- _How to complete this task_: Please state how many lines of the data contain "Post". The number by itself is enough.

-------------------------

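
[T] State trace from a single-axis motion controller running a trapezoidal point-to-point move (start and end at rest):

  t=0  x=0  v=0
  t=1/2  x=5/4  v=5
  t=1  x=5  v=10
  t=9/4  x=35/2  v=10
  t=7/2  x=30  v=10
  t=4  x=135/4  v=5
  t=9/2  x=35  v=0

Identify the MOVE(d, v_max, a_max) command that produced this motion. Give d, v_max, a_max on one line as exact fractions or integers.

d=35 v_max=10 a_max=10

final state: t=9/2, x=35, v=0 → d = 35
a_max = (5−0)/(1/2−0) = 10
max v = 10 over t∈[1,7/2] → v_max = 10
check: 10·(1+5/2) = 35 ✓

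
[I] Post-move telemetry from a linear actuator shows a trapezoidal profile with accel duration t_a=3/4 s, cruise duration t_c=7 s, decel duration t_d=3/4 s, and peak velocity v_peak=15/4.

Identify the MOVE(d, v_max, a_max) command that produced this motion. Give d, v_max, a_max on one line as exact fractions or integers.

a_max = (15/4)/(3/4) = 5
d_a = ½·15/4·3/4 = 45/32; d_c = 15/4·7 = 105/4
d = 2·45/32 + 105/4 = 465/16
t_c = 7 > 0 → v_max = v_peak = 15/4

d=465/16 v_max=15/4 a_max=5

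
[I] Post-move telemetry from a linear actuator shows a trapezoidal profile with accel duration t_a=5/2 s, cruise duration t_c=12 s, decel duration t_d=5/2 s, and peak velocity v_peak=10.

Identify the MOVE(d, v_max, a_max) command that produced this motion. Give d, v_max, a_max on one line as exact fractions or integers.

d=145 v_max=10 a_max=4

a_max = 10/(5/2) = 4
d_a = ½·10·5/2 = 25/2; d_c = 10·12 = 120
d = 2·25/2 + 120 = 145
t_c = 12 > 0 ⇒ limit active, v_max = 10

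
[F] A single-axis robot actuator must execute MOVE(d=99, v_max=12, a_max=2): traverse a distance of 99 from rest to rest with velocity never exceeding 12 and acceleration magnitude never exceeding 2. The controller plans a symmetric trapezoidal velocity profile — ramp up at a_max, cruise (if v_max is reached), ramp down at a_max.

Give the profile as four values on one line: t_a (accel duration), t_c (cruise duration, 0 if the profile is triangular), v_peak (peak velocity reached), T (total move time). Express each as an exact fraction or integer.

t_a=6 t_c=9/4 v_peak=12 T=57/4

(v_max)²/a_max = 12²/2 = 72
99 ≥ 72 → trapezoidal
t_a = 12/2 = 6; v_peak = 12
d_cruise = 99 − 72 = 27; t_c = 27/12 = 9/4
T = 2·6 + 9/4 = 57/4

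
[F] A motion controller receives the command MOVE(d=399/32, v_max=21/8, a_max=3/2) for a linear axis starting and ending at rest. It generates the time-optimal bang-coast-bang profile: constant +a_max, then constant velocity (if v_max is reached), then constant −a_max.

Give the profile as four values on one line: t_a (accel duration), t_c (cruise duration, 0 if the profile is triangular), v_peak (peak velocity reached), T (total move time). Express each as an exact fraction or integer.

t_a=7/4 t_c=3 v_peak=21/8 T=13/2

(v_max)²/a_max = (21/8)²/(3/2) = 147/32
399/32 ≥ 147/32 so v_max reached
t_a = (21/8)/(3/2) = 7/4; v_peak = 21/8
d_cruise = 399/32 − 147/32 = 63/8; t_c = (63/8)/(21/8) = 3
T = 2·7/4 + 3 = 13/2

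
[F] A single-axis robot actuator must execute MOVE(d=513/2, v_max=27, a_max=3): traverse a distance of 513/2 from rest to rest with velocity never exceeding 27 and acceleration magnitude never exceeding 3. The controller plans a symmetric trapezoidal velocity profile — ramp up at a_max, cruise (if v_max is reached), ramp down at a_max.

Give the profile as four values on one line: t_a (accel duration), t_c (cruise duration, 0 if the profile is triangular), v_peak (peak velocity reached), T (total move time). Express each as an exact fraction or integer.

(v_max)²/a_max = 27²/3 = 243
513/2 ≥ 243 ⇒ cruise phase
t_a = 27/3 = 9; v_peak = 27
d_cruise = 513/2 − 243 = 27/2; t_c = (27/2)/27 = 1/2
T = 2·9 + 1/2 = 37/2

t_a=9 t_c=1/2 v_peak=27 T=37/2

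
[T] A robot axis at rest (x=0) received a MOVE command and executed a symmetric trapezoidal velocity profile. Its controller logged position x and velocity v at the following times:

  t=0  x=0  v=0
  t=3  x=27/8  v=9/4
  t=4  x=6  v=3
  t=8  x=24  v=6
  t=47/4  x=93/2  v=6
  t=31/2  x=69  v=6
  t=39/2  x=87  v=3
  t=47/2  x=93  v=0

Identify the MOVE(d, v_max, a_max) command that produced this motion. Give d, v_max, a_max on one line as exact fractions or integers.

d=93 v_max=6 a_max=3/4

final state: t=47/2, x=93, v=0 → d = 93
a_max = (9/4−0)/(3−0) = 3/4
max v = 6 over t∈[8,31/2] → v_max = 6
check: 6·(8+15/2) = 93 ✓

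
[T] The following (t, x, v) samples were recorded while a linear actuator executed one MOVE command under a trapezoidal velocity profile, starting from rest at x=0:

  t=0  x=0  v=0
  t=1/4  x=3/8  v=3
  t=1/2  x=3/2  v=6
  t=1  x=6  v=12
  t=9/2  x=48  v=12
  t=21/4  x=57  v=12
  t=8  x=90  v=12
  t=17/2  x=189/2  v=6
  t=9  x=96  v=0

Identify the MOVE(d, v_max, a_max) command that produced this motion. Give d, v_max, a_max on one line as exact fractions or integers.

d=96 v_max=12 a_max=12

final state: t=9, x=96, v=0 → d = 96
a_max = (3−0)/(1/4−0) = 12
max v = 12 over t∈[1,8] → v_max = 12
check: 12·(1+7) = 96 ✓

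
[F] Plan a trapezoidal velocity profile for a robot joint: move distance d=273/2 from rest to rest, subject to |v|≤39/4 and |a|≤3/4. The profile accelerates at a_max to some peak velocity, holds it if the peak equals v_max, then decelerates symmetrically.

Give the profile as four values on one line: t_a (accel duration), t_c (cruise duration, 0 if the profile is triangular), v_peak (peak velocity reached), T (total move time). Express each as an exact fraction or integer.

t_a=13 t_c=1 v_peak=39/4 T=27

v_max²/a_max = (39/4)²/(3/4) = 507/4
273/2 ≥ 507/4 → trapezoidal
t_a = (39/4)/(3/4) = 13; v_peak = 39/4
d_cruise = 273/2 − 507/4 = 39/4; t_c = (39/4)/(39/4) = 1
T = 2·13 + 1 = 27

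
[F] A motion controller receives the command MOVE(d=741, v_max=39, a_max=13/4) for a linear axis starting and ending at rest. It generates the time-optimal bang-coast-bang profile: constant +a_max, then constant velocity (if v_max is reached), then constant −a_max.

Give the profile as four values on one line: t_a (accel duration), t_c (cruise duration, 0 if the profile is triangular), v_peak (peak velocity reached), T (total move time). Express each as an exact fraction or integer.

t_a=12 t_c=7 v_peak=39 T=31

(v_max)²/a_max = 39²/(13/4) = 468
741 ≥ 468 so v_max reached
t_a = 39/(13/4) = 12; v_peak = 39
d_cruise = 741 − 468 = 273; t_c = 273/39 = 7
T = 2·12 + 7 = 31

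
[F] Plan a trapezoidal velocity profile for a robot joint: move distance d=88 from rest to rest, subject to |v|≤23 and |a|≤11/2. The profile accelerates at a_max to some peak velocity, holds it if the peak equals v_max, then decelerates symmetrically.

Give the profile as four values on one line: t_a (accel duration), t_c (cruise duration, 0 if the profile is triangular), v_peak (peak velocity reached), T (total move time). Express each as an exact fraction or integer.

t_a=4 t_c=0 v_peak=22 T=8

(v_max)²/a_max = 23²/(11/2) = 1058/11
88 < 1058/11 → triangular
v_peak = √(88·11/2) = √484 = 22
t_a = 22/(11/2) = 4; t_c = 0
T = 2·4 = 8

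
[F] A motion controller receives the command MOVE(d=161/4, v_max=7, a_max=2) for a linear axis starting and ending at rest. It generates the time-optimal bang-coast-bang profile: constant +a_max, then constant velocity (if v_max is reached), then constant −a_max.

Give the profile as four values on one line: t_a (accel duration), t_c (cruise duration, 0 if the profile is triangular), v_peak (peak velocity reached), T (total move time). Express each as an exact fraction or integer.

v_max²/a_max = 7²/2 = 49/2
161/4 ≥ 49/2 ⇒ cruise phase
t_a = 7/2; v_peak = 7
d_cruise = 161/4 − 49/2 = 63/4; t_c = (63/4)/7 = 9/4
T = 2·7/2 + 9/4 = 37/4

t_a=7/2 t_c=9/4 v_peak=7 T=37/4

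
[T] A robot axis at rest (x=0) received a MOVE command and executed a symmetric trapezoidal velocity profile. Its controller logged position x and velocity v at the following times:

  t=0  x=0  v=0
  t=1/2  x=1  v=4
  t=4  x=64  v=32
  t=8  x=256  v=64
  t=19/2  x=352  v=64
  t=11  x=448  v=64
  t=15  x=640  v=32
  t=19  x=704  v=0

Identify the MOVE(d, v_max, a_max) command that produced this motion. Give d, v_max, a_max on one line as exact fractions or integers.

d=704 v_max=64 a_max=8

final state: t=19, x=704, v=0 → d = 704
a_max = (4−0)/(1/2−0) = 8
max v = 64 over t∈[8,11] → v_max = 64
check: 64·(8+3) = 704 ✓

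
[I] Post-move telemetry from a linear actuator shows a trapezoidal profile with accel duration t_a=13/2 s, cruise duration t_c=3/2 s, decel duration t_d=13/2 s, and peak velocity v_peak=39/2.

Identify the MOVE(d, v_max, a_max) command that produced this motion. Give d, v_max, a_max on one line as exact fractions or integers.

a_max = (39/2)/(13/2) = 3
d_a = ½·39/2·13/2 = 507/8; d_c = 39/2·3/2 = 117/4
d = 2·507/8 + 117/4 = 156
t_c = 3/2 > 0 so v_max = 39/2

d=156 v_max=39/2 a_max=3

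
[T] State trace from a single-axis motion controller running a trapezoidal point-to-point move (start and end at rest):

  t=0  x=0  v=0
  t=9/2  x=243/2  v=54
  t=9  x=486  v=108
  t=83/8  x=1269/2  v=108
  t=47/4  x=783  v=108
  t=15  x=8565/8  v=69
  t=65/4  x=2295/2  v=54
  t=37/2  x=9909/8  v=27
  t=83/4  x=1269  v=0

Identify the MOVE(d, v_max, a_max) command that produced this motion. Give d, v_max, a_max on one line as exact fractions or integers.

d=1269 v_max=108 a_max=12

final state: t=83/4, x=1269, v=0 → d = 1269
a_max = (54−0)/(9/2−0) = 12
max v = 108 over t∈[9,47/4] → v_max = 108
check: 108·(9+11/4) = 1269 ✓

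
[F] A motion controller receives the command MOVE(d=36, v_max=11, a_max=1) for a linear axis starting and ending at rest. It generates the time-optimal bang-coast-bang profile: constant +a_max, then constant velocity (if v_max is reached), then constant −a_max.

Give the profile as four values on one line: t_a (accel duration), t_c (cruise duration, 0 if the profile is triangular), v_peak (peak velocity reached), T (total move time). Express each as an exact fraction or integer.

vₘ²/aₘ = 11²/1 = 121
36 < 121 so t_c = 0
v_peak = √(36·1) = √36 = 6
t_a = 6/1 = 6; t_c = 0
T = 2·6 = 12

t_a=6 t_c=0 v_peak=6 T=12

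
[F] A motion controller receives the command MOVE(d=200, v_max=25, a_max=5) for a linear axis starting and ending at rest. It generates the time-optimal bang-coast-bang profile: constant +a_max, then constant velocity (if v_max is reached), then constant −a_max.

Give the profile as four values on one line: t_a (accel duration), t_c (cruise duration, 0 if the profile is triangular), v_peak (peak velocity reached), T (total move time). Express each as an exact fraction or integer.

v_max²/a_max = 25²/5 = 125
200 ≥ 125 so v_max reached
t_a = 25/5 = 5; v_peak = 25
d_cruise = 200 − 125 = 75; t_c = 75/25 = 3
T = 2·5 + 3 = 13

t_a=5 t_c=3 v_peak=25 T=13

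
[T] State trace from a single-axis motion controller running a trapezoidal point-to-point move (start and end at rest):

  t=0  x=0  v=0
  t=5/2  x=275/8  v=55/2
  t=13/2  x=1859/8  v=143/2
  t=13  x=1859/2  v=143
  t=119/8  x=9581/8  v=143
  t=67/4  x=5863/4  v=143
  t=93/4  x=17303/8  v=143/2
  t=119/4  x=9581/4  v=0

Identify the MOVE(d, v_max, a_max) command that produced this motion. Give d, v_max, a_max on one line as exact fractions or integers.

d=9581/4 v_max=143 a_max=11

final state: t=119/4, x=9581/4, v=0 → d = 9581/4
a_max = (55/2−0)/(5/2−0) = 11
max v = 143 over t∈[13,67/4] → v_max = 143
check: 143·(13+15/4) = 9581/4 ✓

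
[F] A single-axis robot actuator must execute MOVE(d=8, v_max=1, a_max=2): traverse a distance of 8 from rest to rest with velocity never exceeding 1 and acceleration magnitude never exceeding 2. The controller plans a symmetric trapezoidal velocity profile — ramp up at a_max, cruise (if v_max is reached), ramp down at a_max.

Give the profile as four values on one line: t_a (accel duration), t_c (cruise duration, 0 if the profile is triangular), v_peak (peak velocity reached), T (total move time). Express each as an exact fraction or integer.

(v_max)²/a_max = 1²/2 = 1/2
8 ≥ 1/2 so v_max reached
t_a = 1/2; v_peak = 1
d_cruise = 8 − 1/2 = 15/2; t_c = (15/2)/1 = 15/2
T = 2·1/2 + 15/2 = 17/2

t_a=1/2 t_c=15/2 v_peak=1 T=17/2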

-------------------------

- _Your response_: 3